### What the exercise asks
The entries below contain a line with "2 C2H2(g) + 5 O2(g) → 4 CO2(g) + 2 H2O(l)" and a line with "Use R = 0.08206 L·atm·mol⁻¹·K⁻¹.". Retype exactly everything from the first down to the second, both included, and nothing else.

### Listed entries
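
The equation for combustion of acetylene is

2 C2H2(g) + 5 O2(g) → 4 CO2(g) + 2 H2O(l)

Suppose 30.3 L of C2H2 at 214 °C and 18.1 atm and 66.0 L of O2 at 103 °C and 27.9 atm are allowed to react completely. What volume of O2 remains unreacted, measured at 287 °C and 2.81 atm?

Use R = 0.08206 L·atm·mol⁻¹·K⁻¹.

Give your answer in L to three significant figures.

415 L

n(C2H2) = PV/RT = (18.1 × 30.3) / (0.08206 × 487.15) = 13.72 mol
n(O2) = PV/RT = (27.9 × 66.0) / (0.08206 × 376.15) = 59.66 mol
For 13.72 mol C2H2, stoichiometry requires (5/2) × 13.72 = 34.30 mol O2; 59.66 mol is available, so C2H2 is limiting.
n(O2) consumed = (5/2) × 13.72 = 34.30 mol; remaining = 59.66 − 34.30 = 25.36 mol
V(O2) = nRT/P = 25.36 × 0.08206 × 560.15 / 2.81 = 414.8 L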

### Solution to the exercise
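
2 C2H2(g) + 5 O2(g) → 4 CO2(g) + 2 H2O(l)

Suppose 30.3 L of C2H2 at 214 °C and 18.1 atm and 66.0 L of O2 at 103 °C and 27.9 atm are allowed to react completely. What volume of O2 remains unreacted, measured at 287 °C and 2.81 atm?

Use R = 0.08206 L·atm·mol⁻¹·K⁻¹.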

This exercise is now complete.